***** DATA RECORDS

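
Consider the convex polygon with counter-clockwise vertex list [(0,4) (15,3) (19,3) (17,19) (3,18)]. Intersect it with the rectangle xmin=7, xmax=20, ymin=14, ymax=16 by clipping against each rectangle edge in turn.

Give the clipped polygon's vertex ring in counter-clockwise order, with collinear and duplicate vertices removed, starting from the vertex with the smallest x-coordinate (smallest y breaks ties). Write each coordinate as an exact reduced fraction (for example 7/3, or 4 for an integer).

1. After x ≥ 7: [(7,53/15) (15,3) (19,3) (17,19) (7,128/7)]
2. After x ≤ 20: [(7,53/15) (15,3) (19,3) (17,19) (7,128/7)]
3. After y ≥ 14: [(7,14) (141/8,14) (17,19) (7,128/7)]
4. After y ≤ 16: [(7,16) (7,14) (141/8,14) (139/8,16)]
5. Canonical ring: [(7,14) (141/8,14) (139/8,16) (7,16)]

Clipped polygon: [(7,14) (141/8,14) (139/8,16) (7,16)]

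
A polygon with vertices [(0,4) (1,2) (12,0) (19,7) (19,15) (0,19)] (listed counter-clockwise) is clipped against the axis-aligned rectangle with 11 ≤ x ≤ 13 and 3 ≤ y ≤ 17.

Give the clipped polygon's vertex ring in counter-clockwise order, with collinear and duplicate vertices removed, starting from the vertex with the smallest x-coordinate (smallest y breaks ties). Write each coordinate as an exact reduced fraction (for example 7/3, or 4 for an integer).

1. After x ≥ 11: [(11,2/11) (12,0) (19,7) (19,15) (11,317/19)]
2. After x ≤ 13: [(11,2/11) (12,0) (13,1) (13,309/19) (11,317/19)]
3. After y ≥ 3: [(11,3) (13,3) (13,309/19) (11,317/19)]
4. After y ≤ 17: [(11,3) (13,3) (13,309/19) (11,317/19)]
5. Canonical ring: [(11,3) (13,3) (13,309/19) (11,317/19)]

Clipped polygon: [(11,3) (13,3) (13,309/19) (11,317/19)]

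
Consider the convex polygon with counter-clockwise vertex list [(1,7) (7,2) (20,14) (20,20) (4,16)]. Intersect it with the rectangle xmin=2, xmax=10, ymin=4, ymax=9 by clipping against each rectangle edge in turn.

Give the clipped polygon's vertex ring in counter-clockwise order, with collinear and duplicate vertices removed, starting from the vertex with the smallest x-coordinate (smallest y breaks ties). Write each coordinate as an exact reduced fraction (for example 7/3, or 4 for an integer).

Clipped polygon: [(2,37/6) (23/5,4) (55/6,4) (10,62/13) (10,9) (2,9)]

1. After x ≥ 2: [(2,10) (2,37/6) (7,2) (20,14) (20,20) (4,16)]
2. After x ≤ 10: [(2,10) (2,37/6) (7,2) (10,62/13) (10,35/2) (4,16)]
3. After y ≥ 4: [(2,10) (2,37/6) (23/5,4) (55/6,4) (10,62/13) (10,35/2) (4,16)]
4. After y ≤ 9: [(2,9) (2,37/6) (23/5,4) (55/6,4) (10,62/13) (10,9)]
5. Canonical ring: [(2,37/6) (23/5,4) (55/6,4) (10,62/13) (10,9) (2,9)]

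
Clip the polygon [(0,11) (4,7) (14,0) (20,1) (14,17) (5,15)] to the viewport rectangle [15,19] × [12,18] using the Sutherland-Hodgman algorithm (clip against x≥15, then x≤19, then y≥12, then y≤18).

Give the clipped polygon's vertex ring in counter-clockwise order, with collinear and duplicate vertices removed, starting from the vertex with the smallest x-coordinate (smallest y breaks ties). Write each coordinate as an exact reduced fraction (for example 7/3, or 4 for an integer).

Clipped polygon: [(15,12) (127/8,12) (15,43/3)]

1. After x ≥ 15: [(15,1/6) (20,1) (15,43/3)]
2. After x ≤ 19: [(15,1/6) (19,5/6) (19,11/3) (15,43/3)]
3. After y ≥ 12: [(15,12) (127/8,12) (15,43/3)]
4. After y ≤ 18: [(15,12) (127/8,12) (15,43/3)]
5. Canonical ring: [(15,12) (127/8,12) (15,43/3)]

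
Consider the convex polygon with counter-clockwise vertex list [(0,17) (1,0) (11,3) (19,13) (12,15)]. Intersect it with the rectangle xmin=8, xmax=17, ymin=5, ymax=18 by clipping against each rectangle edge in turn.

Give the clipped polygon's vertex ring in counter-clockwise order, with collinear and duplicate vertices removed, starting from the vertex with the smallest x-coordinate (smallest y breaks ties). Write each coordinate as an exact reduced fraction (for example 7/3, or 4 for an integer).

Clipped polygon: [(8,5) (63/5,5) (17,21/2) (17,95/7) (12,15) (8,47/3)]

1. After x ≥ 8: [(8,47/3) (8,21/10) (11,3) (19,13) (12,15)]
2. After x ≤ 17: [(8,47/3) (8,21/10) (11,3) (17,21/2) (17,95/7) (12,15)]
3. After y ≥ 5: [(8,47/3) (8,5) (63/5,5) (17,21/2) (17,95/7) (12,15)]
4. After y ≤ 18: [(8,47/3) (8,5) (63/5,5) (17,21/2) (17,95/7) (12,15)]
5. Canonical ring: [(8,5) (63/5,5) (17,21/2) (17,95/7) (12,15) (8,47/3)]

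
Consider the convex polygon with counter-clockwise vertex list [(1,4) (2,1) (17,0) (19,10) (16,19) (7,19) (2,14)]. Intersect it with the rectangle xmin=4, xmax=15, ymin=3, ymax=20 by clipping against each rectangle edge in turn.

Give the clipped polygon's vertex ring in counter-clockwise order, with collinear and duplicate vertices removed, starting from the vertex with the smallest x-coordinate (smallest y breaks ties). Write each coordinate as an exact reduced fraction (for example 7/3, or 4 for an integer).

1. After x ≥ 4: [(4,13/15) (17,0) (19,10) (16,19) (7,19) (4,16)]
2. After x ≤ 15: [(4,13/15) (15,2/15) (15,19) (7,19) (4,16)]
3. After y ≥ 3: [(4,3) (15,3) (15,19) (7,19) (4,16)]
4. After y ≤ 20: [(4,3) (15,3) (15,19) (7,19) (4,16)]
5. Canonical ring: [(4,3) (15,3) (15,19) (7,19) (4,16)]

Clipped polygon: [(4,3) (15,3) (15,19) (7,19) (4,16)]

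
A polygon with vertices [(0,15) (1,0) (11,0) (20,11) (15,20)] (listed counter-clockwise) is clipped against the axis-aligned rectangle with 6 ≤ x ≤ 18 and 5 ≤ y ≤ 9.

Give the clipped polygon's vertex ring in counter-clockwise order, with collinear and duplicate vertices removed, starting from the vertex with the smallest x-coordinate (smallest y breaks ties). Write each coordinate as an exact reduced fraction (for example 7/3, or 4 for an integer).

1. After x ≥ 6: [(6,17) (6,0) (11,0) (20,11) (15,20)]
2. After x ≤ 18: [(6,17) (6,0) (11,0) (18,77/9) (18,73/5) (15,20)]
3. After y ≥ 5: [(6,17) (6,5) (166/11,5) (18,77/9) (18,73/5) (15,20)]
4. After y ≤ 9: [(6,9) (6,5) (166/11,5) (18,77/9) (18,9)]
5. Canonical ring: [(6,5) (166/11,5) (18,77/9) (18,9) (6,9)]

Clipped polygon: [(6,5) (166/11,5) (18,77/9) (18,9) (6,9)]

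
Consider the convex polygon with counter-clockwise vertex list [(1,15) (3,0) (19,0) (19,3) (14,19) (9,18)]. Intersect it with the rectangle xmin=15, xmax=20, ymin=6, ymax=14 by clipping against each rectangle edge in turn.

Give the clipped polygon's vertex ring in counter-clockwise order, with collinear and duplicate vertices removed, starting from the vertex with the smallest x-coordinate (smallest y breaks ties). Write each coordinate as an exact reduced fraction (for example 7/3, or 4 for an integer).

Clipped polygon: [(15,6) (289/16,6) (249/16,14) (15,14)]

1. After x ≥ 15: [(15,0) (19,0) (19,3) (15,79/5)]
2. After x ≤ 20: [(15,0) (19,0) (19,3) (15,79/5)]
3. After y ≥ 6: [(15,6) (289/16,6) (15,79/5)]
4. After y ≤ 14: [(15,14) (15,6) (289/16,6) (249/16,14)]
5. Canonical ring: [(15,6) (289/16,6) (249/16,14) (15,14)]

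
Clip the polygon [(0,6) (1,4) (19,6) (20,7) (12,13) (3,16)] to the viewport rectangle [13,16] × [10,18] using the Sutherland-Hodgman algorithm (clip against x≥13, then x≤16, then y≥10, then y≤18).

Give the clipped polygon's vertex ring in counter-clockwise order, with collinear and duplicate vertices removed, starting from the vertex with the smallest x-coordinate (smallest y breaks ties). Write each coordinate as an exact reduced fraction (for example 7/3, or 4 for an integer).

Clipped polygon: [(13,10) (16,10) (13,49/4)]

1. After x ≥ 13: [(13,16/3) (19,6) (20,7) (13,49/4)]
2. After x ≤ 16: [(13,16/3) (16,17/3) (16,10) (13,49/4)]
3. After y ≥ 10: [(13,10) (16,10) (16,10) (13,49/4)]
4. After y ≤ 18: [(13,10) (16,10) (16,10) (13,49/4)]
5. Canonical ring: [(13,10) (16,10) (13,49/4)]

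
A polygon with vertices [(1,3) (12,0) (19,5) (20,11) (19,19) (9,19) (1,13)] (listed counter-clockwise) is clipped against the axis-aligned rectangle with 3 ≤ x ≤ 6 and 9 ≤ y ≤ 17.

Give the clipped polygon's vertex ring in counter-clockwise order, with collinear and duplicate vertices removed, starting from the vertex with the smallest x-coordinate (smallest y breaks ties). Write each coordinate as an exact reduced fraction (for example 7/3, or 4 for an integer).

1. After x ≥ 3: [(3,27/11) (12,0) (19,5) (20,11) (19,19) (9,19) (3,29/2)]
2. After x ≤ 6: [(3,27/11) (6,18/11) (6,67/4) (3,29/2)]
3. After y ≥ 9: [(3,9) (6,9) (6,67/4) (3,29/2)]
4. After y ≤ 17: [(3,9) (6,9) (6,67/4) (3,29/2)]
5. Canonical ring: [(3,9) (6,9) (6,67/4) (3,29/2)]

Clipped polygon: [(3,9) (6,9) (6,67/4) (3,29/2)]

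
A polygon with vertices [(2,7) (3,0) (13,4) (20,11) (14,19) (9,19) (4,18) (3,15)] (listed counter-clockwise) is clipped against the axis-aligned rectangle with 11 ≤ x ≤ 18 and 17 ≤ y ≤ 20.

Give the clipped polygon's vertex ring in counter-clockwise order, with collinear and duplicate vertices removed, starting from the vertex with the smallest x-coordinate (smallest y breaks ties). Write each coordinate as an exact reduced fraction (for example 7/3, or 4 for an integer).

Clipped polygon: [(11,17) (31/2,17) (14,19) (11,19)]

1. After x ≥ 11: [(11,16/5) (13,4) (20,11) (14,19) (11,19)]
2. After x ≤ 18: [(11,16/5) (13,4) (18,9) (18,41/3) (14,19) (11,19)]
3. After y ≥ 17: [(11,17) (31/2,17) (14,19) (11,19)]
4. After y ≤ 20: [(11,17) (31/2,17) (14,19) (11,19)]
5. Canonical ring: [(11,17) (31/2,17) (14,19) (11,19)]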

**********

| ASSIGNMENT |
You are asked to count the lines of the records above in which the word "aligned" occurs, and to give only that number.

| WRITTEN ANSWER |
4